**PROBLEM TO WORK ON:** In the entries that follow, the lines from the one with "Two players interact" through the one with "E-g-S-q: (2, 5)" are the ones to write out, exactly and with both ends included. Nothing else should appear.
########
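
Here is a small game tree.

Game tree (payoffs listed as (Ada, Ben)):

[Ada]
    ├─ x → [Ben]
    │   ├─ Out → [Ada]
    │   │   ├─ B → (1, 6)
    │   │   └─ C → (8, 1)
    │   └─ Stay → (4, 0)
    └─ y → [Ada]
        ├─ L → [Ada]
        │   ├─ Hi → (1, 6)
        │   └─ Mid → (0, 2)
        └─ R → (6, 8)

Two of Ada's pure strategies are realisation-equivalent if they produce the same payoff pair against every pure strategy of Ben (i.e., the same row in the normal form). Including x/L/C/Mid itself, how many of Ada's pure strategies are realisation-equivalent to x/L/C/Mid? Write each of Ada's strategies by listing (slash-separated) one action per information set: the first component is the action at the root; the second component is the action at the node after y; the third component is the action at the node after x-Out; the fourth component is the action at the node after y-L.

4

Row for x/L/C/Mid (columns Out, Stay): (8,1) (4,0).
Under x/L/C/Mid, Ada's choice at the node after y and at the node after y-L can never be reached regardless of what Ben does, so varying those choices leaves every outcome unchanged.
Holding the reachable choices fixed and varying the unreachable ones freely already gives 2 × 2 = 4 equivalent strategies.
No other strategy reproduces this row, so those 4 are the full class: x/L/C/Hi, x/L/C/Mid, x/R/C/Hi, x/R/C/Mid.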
########
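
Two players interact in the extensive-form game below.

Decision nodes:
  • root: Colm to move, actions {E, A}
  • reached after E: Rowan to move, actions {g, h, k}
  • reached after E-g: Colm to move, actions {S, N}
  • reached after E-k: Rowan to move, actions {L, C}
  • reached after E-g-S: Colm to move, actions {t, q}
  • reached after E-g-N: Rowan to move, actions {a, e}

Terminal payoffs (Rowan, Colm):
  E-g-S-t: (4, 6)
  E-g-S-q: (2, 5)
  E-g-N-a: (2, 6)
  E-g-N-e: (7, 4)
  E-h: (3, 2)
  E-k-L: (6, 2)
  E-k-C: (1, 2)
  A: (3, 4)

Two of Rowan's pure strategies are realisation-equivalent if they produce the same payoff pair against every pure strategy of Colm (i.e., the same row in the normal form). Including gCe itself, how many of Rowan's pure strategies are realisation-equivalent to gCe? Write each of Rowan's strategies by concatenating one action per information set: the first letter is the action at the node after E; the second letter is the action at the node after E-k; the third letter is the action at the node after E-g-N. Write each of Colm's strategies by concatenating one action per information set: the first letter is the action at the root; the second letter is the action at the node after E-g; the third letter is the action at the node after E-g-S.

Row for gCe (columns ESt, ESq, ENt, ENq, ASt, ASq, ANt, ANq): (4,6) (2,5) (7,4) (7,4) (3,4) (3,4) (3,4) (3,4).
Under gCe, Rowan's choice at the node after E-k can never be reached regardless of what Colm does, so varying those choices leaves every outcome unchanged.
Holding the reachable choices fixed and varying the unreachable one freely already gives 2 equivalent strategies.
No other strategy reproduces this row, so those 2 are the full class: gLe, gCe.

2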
########
**RESPONSE BOX:**
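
Two players interact in the extensive-form game below.

Decision nodes:
  • root: Colm to move, actions {E, A}
  • reached after E: Rowan to move, actions {g, h, k}
  • reached after E-g: Colm to move, actions {S, N}
  • reached after E-k: Rowan to move, actions {L, C}
  • reached after E-g-S: Colm to move, actions {t, q}
  • reached after E-g-N: Rowan to move, actions {a, e}

Terminal payoffs (Rowan, Colm):
  E-g-S-t: (4, 6)
  E-g-S-q: (2, 5)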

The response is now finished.